* Your objective: Could you retype every line of the data underneath without altering anything?

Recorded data
[Start of section]

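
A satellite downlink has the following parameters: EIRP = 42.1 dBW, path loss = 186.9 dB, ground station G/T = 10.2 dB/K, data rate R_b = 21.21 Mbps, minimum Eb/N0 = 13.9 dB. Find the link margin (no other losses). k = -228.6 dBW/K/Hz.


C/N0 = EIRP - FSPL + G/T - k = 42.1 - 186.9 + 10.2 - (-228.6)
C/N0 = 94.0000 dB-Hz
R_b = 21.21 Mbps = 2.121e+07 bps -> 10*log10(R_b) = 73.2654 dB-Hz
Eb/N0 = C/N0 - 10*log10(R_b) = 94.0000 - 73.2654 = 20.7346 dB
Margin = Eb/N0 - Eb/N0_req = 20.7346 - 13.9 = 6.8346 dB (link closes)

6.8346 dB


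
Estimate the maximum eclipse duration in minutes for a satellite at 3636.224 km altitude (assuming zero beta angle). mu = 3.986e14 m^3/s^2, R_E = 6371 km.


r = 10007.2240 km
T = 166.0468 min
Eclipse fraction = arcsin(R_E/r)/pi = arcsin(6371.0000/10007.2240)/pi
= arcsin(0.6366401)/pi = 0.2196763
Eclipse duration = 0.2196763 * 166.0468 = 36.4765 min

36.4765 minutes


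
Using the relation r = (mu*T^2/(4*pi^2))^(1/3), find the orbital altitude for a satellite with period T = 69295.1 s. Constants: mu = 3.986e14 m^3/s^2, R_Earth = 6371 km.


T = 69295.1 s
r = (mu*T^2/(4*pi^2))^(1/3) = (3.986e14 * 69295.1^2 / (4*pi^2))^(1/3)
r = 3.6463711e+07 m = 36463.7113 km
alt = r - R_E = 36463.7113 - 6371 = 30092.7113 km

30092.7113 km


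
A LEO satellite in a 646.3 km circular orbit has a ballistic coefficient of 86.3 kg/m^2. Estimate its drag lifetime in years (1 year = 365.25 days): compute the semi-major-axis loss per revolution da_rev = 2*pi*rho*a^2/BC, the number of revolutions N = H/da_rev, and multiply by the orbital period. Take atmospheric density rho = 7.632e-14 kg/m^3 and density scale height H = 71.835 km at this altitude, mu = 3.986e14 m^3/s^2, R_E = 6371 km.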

[End of section]

* Output for this exercise:
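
A satellite downlink has the following parameters: EIRP = 42.1 dBW, path loss = 186.9 dB, ground station G/T = 10.2 dB/K, data rate R_b = 21.21 Mbps, minimum Eb/N0 = 13.9 dB. Find the link margin (no other losses). k = -228.6 dBW/K/Hz.


C/N0 = EIRP - FSPL + G/T - k = 42.1 - 186.9 + 10.2 - (-228.6)
C/N0 = 94.0000 dB-Hz
R_b = 21.21 Mbps = 2.121e+07 bps -> 10*log10(R_b) = 73.2654 dB-Hz
Eb/N0 = C/N0 - 10*log10(R_b) = 94.0000 - 73.2654 = 20.7346 dB
Margin = Eb/N0 - Eb/N0_req = 20.7346 - 13.9 = 6.8346 dB (link closes)

6.8346 dB


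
Estimate the maximum eclipse duration in minutes for a satellite at 3636.224 km altitude (assuming zero beta angle). mu = 3.986e14 m^3/s^2, R_E = 6371 km.


r = 10007.2240 km
T = 166.0468 min
Eclipse fraction = arcsin(R_E/r)/pi = arcsin(6371.0000/10007.2240)/pi
= arcsin(0.6366401)/pi = 0.2196763
Eclipse duration = 0.2196763 * 166.0468 = 36.4765 min

36.4765 minutes


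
Using the relation r = (mu*T^2/(4*pi^2))^(1/3), find the orbital altitude for a satellite with period T = 69295.1 s. Constants: mu = 3.986e14 m^3/s^2, R_Earth = 6371 km.


T = 69295.1 s
r = (mu*T^2/(4*pi^2))^(1/3) = (3.986e14 * 69295.1^2 / (4*pi^2))^(1/3)
r = 3.6463711e+07 m = 36463.7113 km
alt = r - R_E = 36463.7113 - 6371 = 30092.7113 km

30092.7113 km


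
A LEO satellite in a 646.3 km circular orbit has a ballistic coefficient of 86.3 kg/m^2. Estimate its drag lifetime in years (1 year = 365.25 days): compute the semi-major-axis loss per revolution da_rev = 2*pi*rho*a^2/BC, the number of revolutions N = H/da_rev, and multiply by the orbital period. Take atmospheric density rho = 7.632e-14 kg/m^3 and density scale height H = 71.835 km at this altitude, mu = 3.986e14 m^3/s^2, R_E = 6371 km.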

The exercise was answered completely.